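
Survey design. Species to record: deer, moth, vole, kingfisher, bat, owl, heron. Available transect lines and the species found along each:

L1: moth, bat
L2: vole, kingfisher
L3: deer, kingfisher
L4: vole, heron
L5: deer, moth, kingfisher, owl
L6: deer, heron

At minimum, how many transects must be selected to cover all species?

L1, L4, L5 together cover {deer, moth, vole, kingfisher, bat, owl, heron} — every species.
No 2 of the 6 transects cover everything (all 15 pairs fall short), so 3 is minimum.

3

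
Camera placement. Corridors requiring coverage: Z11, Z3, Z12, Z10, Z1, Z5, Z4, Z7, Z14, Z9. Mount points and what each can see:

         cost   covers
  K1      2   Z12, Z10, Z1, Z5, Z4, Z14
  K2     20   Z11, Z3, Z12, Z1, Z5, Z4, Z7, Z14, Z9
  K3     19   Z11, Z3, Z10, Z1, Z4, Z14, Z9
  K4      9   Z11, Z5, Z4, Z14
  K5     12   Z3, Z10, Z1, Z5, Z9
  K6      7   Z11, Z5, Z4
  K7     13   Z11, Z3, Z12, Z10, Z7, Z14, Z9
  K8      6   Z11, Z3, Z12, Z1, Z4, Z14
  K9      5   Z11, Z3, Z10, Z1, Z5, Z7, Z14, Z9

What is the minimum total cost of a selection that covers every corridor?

K1, K9 cover every corridor at cost 2 + 5 = 7.
Any cover uses at least 2 camera mounts; among all covering selections none totals below 7.

7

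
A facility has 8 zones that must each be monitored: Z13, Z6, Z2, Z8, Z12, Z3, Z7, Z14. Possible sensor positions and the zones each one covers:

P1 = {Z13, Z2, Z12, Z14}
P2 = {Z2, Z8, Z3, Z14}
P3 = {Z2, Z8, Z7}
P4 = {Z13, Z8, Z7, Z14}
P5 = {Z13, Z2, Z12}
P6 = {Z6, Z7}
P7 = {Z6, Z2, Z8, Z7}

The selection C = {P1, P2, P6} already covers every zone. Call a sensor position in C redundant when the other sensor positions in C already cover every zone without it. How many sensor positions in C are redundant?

Drop P1: Z13, Z12 uncovered — not redundant.
Drop P2: Z8, Z3 uncovered — not redundant.
Drop P6: Z6, Z7 uncovered — not redundant.
None of the sensor positions in C is redundant.

0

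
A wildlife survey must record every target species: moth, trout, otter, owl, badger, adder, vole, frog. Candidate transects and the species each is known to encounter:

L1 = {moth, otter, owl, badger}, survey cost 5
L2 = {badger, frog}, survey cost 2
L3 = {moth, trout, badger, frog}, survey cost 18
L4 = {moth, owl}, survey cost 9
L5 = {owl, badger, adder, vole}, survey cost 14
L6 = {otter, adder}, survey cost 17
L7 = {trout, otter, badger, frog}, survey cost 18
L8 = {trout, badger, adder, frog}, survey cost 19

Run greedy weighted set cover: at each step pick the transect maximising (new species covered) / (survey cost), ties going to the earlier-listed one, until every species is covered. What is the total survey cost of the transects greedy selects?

Pick 1: L2 adds 2 new (badger, frog) at survey cost 2 (ratio 2/2).
Pick 2: L1 adds 3 new (moth, otter, owl) at survey cost 5 (ratio 3/5).
Pick 3: L5 adds 2 new (adder, vole) at survey cost 14 (ratio 2/14).
Pick 4: L3 adds 1 new (trout) at survey cost 18 (ratio 1/18).
Greedy total survey cost: 2 + 5 + 14 + 18 = 39. (The true optimum is 37, so greedy overshoots here.)

39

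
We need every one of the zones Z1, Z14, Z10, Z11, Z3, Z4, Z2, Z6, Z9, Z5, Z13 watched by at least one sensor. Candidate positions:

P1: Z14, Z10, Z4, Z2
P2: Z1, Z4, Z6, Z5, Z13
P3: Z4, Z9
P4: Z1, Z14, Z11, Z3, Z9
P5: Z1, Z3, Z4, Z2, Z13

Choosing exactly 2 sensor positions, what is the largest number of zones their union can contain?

Choosing P2, P4 covers {Z1, Z14, Z11, Z3, Z4, Z6, Z9, Z5, Z13} — 9 zones.
No choice of 2 sensor positions does better; here Z10, Z2 are left uncovered.

9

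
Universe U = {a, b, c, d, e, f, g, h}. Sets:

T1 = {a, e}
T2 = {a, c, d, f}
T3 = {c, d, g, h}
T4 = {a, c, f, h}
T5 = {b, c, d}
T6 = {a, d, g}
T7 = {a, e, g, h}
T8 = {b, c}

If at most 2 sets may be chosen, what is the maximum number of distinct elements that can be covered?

7

Choosing T2, T7 covers {a, c, d, e, f, g, h} — 7 elements.
No choice of 2 sets does better; here b is left uncovered.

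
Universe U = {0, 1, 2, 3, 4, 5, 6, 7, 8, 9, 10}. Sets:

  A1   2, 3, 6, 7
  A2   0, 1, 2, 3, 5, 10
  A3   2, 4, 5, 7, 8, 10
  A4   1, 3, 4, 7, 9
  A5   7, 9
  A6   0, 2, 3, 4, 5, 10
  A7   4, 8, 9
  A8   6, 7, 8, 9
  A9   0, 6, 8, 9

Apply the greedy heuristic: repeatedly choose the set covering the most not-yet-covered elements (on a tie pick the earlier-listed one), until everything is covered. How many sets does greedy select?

Pick 1: A2 covers 6 new elements (0, 1, 2, 3, 5, 10).
Pick 2: A8 covers 4 new elements (6, 7, 8, 9).
Pick 3: A3 covers 1 new elements (4).
Greedy uses 3 sets.

3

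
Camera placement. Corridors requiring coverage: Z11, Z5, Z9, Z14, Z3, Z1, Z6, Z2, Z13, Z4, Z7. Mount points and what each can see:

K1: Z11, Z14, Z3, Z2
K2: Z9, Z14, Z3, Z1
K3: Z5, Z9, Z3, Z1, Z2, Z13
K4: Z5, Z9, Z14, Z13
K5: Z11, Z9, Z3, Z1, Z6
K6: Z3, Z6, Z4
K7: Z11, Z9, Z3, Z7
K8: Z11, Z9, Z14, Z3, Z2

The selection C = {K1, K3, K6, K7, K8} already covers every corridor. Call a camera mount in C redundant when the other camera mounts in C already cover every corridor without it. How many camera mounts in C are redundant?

Drop K1: the rest still cover every corridor — redundant.
Drop K3: Z5, Z1, Z13 uncovered — not redundant.
Drop K6: Z6, Z4 uncovered — not redundant.
Drop K7: Z7 uncovered — not redundant.
Drop K8: the rest still cover every corridor — redundant.
2 redundant: K1, K8.

2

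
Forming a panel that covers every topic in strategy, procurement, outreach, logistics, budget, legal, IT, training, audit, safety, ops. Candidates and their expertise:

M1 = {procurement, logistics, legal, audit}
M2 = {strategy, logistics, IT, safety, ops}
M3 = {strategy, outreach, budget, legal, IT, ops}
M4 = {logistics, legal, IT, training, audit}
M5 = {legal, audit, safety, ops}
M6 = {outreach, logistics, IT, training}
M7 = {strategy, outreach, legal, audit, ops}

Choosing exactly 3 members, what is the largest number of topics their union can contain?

Choosing M1, M2, M3 covers {strategy, procurement, outreach, logistics, budget, legal, IT, audit, safety, ops} — 10 topics.
No choice of 3 members does better; here training is left uncovered.

10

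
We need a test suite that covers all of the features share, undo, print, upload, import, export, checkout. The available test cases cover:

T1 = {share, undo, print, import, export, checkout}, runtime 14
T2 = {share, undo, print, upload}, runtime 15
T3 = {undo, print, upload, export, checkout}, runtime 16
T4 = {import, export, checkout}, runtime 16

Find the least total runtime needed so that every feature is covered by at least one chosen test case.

29

T1, T2 cover every feature at runtime 14 + 15 = 29.
Any cover uses at least 2 test cases; among all covering selections none totals below 29.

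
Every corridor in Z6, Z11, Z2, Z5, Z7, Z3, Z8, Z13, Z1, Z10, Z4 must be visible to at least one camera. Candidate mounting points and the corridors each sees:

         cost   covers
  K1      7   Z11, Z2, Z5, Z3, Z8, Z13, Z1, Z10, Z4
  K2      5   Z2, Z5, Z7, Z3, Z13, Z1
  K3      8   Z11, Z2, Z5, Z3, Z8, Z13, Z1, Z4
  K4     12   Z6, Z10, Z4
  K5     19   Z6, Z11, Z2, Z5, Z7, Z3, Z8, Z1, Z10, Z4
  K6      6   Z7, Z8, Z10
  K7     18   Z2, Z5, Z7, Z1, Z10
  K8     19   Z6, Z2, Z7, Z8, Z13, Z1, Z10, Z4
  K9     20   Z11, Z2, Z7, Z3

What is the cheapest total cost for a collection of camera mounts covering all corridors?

K2, K5 cover every corridor at cost 5 + 19 = 24.
Any cover uses at least 2 camera mounts; among all covering selections none totals below 24.

24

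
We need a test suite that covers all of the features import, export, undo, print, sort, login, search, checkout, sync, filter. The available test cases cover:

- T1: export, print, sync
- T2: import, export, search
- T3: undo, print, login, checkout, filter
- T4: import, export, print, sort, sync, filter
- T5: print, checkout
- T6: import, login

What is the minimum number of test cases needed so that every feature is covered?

T2, T3, T4 together cover {import, export, undo, print, sort, login, search, checkout, sync, filter} — every feature.
No 2 of the 6 test cases cover everything (all 15 pairs fall short), so 3 is minimum.

3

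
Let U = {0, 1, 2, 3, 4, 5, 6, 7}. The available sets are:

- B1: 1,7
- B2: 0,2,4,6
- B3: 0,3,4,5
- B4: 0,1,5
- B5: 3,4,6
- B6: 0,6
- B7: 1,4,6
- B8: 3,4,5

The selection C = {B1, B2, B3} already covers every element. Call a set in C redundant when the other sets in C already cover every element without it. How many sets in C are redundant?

Drop B1: 1, 7 uncovered — not redundant.
Drop B2: 2, 6 uncovered — not redundant.
Drop B3: 3, 5 uncovered — not redundant.
None of the sets in C is redundant.

0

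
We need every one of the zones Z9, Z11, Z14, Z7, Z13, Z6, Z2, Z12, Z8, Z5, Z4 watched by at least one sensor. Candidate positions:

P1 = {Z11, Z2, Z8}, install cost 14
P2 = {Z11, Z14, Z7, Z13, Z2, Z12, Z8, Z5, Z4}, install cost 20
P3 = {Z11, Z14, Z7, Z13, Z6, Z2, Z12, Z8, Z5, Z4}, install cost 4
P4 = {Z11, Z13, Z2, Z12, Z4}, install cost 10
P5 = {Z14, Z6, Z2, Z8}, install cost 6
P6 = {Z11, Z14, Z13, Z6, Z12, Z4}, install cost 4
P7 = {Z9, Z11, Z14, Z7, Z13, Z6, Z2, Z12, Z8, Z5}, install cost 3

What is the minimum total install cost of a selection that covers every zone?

P3, P7 cover every zone at install cost 4 + 3 = 7.
Any cover uses at least 2 sensor positions; among all covering selections none totals below 7.

7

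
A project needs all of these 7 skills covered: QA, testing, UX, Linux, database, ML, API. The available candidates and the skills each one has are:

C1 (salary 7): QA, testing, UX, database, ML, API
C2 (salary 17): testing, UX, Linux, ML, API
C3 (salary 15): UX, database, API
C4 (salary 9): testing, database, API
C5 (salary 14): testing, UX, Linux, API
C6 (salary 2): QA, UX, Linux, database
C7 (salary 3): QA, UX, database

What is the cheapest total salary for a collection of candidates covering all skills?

C1, C6 cover every skill at salary 7 + 2 = 9.
Any cover uses at least 2 candidates; among all covering selections none totals below 9.

9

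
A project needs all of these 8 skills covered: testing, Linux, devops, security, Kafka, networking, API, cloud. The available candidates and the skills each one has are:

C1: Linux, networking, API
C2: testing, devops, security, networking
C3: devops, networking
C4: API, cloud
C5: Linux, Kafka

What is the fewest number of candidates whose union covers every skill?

C2, C4, C5 together cover {testing, Linux, devops, security, Kafka, networking, API, cloud} — every skill.
No 2 of the 5 candidates cover everything (all 10 pairs fall short), so 3 is minimum.
Greedy (largest uncovered first) would take C2, C1, C4, C5 — 4 candidates — but 3 suffice.

3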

**Instructions to follow**
Scan the records above for the word "features" and return every line where it occurs.

**Solution for this exercise**
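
We need a test suite that covers all of the features share, undo, print, upload, import, export, checkout. The available test cases cover:
We need a test suite that covers all of the features import, export, undo, print, sort, login, search, checkout, sync, filter. The available test cases cover: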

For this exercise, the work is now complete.